### WHAT IS REQUIRED
Print the lines below exactly, beginning with the one that contains "Find the coefficient of w^20" and stopping after the last line.

### EXCERPTED DATA
+++

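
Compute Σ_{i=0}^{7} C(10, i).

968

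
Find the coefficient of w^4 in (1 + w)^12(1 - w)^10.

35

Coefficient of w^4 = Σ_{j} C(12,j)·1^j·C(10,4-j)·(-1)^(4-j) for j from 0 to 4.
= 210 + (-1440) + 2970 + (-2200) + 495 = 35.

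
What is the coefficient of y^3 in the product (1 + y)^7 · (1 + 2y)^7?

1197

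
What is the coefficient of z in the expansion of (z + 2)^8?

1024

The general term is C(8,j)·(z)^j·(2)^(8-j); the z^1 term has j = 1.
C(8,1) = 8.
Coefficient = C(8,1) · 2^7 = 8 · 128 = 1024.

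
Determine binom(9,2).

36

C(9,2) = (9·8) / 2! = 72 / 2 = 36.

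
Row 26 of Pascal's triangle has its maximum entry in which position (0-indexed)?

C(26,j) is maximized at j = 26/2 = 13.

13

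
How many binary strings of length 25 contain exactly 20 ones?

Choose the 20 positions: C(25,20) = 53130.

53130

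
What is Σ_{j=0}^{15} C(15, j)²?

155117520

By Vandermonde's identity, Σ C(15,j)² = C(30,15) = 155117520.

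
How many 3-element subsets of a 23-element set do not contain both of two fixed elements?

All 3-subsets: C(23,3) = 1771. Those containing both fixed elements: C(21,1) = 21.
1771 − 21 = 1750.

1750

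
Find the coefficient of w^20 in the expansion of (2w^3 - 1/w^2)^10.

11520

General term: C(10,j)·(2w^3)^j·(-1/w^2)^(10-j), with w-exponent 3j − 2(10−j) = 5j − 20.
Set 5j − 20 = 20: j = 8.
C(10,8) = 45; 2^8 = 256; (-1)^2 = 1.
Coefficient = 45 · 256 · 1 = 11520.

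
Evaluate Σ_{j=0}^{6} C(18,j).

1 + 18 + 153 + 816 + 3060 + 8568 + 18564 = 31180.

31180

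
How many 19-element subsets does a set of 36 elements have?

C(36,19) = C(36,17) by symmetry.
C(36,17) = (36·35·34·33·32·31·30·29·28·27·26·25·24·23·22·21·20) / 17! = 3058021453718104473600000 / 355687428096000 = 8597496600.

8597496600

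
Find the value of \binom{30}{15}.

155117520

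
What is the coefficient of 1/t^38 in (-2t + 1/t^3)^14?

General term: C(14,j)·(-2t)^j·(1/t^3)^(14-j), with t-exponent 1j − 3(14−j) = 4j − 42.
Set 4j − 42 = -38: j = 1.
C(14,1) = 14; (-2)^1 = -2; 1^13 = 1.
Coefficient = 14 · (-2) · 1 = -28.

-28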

+++

### OUTPUT OF THE EXERCISE
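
Find the coefficient of w^20 in the expansion of (2w^3 - 1/w^2)^10.

11520

General term: C(10,j)·(2w^3)^j·(-1/w^2)^(10-j), with w-exponent 3j − 2(10−j) = 5j − 20.
Set 5j − 20 = 20: j = 8.
C(10,8) = 45; 2^8 = 256; (-1)^2 = 1.
Coefficient = 45 · 256 · 1 = 11520.

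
Evaluate Σ_{j=0}^{6} C(18,j).

1 + 18 + 153 + 816 + 3060 + 8568 + 18564 = 31180.

31180

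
How many 19-element subsets does a set of 36 elements have?

C(36,19) = C(36,17) by symmetry.
C(36,17) = (36·35·34·33·32·31·30·29·28·27·26·25·24·23·22·21·20) / 17! = 3058021453718104473600000 / 355687428096000 = 8597496600.

8597496600

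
Find the value of \binom{30}{15}.

155117520

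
What is the coefficient of 1/t^38 in (-2t + 1/t^3)^14?

General term: C(14,j)·(-2t)^j·(1/t^3)^(14-j), with t-exponent 1j − 3(14−j) = 4j − 42.
Set 4j − 42 = -38: j = 1.
C(14,1) = 14; (-2)^1 = -2; 1^13 = 1.
Coefficient = 14 · (-2) · 1 = -28.

-28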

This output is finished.